### YOUR INSTRUCTIONS
Show, from the entries below, every line in which "left" appears.

#### EXERCISE DATA ####

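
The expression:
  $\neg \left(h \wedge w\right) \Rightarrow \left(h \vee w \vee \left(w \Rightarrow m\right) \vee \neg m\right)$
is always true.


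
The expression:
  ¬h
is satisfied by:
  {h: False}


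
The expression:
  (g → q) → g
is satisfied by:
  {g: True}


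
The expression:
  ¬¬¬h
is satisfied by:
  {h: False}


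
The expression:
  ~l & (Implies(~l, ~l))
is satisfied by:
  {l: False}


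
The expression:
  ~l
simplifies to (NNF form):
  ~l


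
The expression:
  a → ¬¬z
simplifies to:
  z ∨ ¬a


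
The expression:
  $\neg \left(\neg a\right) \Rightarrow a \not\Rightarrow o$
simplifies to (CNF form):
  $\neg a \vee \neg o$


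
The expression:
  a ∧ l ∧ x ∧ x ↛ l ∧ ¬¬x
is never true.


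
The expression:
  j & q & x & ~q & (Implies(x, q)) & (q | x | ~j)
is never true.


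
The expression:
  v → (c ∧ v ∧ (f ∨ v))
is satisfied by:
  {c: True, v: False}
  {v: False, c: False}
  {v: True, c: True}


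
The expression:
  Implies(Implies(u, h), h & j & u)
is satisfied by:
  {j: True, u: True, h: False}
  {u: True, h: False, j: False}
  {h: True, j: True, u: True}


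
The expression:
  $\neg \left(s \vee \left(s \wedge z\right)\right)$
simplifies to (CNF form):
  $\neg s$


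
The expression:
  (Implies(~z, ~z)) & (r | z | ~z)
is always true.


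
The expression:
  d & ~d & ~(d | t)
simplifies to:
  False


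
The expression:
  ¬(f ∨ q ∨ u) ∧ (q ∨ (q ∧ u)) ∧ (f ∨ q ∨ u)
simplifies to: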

####

### RESPONSE AREA
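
  $\neg \left(h \wedge w\right) \Rightarrow \left(h \vee w \vee \left(w \Rightarrow m\right) \vee \neg m\right)$
  $\neg \left(\neg a\right) \Rightarrow a \not\Rightarrow o$
  $\neg \left(s \vee \left(s \wedge z\right)\right)$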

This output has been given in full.